— TASK TO CARRY OUT —
Starting with the first line below, reproduce each line exactly until you have included the one bearing "h·(2/5k1 + 3/5k2).".

— INPUT FOR THIS TASK —
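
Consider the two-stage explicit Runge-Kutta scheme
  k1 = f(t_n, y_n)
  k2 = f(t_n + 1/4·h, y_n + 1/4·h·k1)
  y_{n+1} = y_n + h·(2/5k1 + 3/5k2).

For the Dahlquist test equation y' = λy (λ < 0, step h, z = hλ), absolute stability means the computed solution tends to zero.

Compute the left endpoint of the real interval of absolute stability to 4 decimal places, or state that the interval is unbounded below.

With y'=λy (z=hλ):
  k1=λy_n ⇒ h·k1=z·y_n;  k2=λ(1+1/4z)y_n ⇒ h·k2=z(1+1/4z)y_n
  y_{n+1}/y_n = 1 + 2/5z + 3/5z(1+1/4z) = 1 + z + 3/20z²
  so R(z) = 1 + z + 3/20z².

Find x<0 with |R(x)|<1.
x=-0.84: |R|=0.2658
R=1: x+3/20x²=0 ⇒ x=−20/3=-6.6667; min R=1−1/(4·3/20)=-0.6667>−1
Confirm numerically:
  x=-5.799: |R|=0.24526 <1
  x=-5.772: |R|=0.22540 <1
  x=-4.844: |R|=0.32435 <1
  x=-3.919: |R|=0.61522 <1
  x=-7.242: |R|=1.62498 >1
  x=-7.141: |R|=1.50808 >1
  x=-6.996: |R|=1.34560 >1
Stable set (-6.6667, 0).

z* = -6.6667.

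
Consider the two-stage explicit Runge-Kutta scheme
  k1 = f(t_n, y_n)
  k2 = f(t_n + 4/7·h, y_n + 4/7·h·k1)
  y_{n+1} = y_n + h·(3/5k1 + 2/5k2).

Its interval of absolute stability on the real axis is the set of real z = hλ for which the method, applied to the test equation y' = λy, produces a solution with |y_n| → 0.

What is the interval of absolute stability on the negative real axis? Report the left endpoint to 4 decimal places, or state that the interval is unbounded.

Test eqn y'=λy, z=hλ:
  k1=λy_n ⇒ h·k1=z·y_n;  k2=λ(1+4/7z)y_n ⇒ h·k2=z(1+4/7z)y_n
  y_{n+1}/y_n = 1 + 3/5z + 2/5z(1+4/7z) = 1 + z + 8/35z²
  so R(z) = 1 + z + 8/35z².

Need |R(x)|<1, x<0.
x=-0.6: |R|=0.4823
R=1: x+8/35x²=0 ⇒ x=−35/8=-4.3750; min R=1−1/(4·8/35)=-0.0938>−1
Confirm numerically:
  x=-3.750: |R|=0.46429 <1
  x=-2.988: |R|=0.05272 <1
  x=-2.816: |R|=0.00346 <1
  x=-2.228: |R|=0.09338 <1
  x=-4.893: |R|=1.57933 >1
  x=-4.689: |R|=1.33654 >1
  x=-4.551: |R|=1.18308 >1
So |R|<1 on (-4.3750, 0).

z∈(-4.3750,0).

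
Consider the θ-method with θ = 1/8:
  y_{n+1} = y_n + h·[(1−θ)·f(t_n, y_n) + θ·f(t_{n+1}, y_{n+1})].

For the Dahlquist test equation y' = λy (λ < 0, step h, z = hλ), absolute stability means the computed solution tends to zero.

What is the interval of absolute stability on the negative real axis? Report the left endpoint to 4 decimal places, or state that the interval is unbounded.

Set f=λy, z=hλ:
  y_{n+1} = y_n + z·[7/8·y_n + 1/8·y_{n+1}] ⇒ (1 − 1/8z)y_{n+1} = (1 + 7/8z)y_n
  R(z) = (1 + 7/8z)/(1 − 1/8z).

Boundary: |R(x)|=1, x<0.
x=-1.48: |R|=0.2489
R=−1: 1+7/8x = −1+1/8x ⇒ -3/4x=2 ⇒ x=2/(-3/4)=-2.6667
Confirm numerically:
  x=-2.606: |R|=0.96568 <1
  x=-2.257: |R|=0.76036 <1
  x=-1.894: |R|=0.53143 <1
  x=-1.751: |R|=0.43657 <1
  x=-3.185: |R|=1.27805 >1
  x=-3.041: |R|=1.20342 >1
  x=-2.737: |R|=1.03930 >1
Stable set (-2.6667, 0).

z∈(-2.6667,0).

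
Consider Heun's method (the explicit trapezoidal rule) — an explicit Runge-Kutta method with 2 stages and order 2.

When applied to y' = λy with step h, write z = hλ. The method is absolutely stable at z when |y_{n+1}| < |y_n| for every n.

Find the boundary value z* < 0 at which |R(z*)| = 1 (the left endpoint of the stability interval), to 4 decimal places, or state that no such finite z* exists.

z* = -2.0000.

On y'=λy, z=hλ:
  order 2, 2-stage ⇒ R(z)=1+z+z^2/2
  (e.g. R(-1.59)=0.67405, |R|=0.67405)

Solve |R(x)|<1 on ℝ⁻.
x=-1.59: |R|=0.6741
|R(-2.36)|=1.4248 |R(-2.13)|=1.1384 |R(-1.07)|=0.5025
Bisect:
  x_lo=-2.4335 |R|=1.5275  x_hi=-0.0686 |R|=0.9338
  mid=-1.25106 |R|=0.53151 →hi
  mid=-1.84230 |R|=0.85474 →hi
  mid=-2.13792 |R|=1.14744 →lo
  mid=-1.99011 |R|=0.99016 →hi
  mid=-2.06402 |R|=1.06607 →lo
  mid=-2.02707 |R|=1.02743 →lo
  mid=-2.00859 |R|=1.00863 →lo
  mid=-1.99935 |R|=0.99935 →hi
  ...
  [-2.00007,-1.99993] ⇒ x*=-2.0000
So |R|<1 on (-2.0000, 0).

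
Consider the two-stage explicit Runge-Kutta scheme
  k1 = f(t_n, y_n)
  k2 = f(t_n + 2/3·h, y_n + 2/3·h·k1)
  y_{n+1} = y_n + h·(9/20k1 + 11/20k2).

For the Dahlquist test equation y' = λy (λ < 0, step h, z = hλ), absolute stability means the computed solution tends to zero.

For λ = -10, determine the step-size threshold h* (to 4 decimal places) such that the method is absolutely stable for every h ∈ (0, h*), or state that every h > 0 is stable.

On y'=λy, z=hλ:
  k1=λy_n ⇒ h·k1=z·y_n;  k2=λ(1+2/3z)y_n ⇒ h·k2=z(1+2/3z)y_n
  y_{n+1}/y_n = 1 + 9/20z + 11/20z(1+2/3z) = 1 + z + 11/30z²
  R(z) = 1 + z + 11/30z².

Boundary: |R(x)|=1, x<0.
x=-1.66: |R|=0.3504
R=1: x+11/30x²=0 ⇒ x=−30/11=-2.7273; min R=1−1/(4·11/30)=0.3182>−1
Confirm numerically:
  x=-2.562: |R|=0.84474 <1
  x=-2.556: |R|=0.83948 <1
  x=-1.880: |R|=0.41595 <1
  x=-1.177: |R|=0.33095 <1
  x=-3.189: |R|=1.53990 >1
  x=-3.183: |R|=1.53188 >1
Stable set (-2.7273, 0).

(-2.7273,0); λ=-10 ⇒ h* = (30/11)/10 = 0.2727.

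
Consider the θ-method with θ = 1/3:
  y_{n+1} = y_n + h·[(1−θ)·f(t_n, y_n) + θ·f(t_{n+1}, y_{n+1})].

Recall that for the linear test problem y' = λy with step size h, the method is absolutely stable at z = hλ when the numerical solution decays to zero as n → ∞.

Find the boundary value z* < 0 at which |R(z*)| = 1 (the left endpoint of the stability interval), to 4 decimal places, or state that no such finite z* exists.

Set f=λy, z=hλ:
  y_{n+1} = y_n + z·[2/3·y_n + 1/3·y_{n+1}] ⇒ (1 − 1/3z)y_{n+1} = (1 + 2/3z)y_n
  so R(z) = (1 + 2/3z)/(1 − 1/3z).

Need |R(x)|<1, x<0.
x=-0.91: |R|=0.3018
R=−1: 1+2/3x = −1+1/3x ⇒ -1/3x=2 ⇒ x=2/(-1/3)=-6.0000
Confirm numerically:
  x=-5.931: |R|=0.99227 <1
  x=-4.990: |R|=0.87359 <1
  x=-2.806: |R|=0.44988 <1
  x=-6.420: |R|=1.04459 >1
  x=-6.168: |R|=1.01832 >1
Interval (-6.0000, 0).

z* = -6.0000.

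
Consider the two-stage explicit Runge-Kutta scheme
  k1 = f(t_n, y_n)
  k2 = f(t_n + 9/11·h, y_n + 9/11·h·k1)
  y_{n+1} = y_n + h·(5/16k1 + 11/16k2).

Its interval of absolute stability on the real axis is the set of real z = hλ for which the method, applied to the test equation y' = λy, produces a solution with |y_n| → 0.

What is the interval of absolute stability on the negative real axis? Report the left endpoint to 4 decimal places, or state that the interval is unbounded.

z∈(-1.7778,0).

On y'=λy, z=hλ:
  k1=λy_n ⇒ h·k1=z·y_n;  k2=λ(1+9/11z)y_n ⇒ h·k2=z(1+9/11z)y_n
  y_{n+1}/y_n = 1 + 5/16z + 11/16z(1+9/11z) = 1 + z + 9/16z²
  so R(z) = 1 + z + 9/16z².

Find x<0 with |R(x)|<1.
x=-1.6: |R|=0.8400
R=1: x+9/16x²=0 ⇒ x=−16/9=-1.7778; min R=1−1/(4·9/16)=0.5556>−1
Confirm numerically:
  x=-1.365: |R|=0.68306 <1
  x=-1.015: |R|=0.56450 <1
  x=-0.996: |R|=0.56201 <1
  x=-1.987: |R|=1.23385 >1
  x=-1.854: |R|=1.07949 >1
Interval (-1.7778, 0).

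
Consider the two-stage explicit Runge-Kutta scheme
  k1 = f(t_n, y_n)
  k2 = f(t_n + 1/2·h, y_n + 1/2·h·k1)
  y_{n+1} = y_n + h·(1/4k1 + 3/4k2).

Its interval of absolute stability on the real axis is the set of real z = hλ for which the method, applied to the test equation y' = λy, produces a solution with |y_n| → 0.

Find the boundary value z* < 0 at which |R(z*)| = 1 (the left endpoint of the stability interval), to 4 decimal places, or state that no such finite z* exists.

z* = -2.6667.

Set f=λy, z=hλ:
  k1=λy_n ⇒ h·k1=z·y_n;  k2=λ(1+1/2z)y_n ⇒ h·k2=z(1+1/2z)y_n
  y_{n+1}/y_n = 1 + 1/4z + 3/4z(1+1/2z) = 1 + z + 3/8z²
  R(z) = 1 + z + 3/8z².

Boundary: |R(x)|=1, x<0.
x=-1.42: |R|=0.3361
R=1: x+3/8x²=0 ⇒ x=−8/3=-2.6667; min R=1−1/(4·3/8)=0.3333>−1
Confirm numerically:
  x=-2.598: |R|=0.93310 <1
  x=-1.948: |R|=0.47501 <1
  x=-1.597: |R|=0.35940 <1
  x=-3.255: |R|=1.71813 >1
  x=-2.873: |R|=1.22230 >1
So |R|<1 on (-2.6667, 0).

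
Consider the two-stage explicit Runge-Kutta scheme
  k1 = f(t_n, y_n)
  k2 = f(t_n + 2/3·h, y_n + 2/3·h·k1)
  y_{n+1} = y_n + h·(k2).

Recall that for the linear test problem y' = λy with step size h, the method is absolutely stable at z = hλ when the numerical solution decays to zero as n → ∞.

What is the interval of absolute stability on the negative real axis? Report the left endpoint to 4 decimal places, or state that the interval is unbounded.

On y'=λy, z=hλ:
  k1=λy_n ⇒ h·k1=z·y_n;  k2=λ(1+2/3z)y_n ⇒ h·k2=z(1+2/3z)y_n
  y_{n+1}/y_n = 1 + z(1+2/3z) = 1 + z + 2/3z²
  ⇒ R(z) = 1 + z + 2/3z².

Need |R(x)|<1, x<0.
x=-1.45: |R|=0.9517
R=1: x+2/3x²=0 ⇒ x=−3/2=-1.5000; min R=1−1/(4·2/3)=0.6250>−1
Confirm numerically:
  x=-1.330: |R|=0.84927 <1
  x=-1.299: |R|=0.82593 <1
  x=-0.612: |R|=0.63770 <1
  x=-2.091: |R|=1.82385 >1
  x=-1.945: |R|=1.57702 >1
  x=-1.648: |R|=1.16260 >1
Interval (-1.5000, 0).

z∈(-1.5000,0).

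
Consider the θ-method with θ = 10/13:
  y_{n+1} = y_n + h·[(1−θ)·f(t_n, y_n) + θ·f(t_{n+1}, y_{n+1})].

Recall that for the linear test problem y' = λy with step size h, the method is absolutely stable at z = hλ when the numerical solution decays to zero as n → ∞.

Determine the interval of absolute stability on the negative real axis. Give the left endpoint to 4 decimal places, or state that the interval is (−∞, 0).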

— WRITTEN SOLUTION —
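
Consider the two-stage explicit Runge-Kutta scheme
  k1 = f(t_n, y_n)
  k2 = f(t_n + 1/4·h, y_n + 1/4·h·k1)
  y_{n+1} = y_n + h·(2/5k1 + 3/5k2).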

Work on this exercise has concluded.